Information shown START

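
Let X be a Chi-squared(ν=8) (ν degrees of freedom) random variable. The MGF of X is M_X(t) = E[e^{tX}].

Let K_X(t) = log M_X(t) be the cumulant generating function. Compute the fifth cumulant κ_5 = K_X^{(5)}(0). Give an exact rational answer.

κ_5 = D^5[K](0) = 3072

M_X(t) = (1 - 2*t)^(-4)
K_X(t) = log M_X(t) = -4*log(1 - 2*t)
D^5[K](t) = -3072/(32*t^5 - 80*t^4 + 80*t^3 - 40*t^2 + 10*t - 1)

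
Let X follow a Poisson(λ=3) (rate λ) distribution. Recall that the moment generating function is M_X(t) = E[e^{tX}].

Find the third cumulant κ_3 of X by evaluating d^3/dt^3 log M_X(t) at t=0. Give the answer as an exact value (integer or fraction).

M_X(t) = e^(3*e^(t) - 3)
K_X(t) = log M_X(t) = 3*e^(t) - 3
K′(t) = 3*e^(t)
K′′(t) = 3*e^(t)
K′′′(t) = 3*e^(t)

κ_3 = K′′′(0) = 3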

Information shown END

Would you please transcribe the records above in full and exactly?

» Worked solution
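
Let X be a Chi-squared(ν=8) (ν degrees of freedom) random variable. The MGF of X is M_X(t) = E[e^{tX}].

Let K_X(t) = log M_X(t) be the cumulant generating function. Compute the fifth cumulant κ_5 = K_X^{(5)}(0). Give an exact rational answer.

κ_5 = D^5[K](0) = 3072

M_X(t) = (1 - 2*t)^(-4)
K_X(t) = log M_X(t) = -4*log(1 - 2*t)
D^5[K](t) = -3072/(32*t^5 - 80*t^4 + 80*t^3 - 40*t^2 + 10*t - 1)

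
Let X follow a Poisson(λ=3) (rate λ) distribution. Recall that the moment generating function is M_X(t) = E[e^{tX}].

Find the third cumulant κ_3 of X by evaluating d^3/dt^3 log M_X(t) at t=0. Give the answer as an exact value (integer or fraction).

M_X(t) = e^(3*e^(t) - 3)
K_X(t) = log M_X(t) = 3*e^(t) - 3
K′(t) = 3*e^(t)
K′′(t) = 3*e^(t)
K′′′(t) = 3*e^(t)

κ_3 = K′′′(0) = 3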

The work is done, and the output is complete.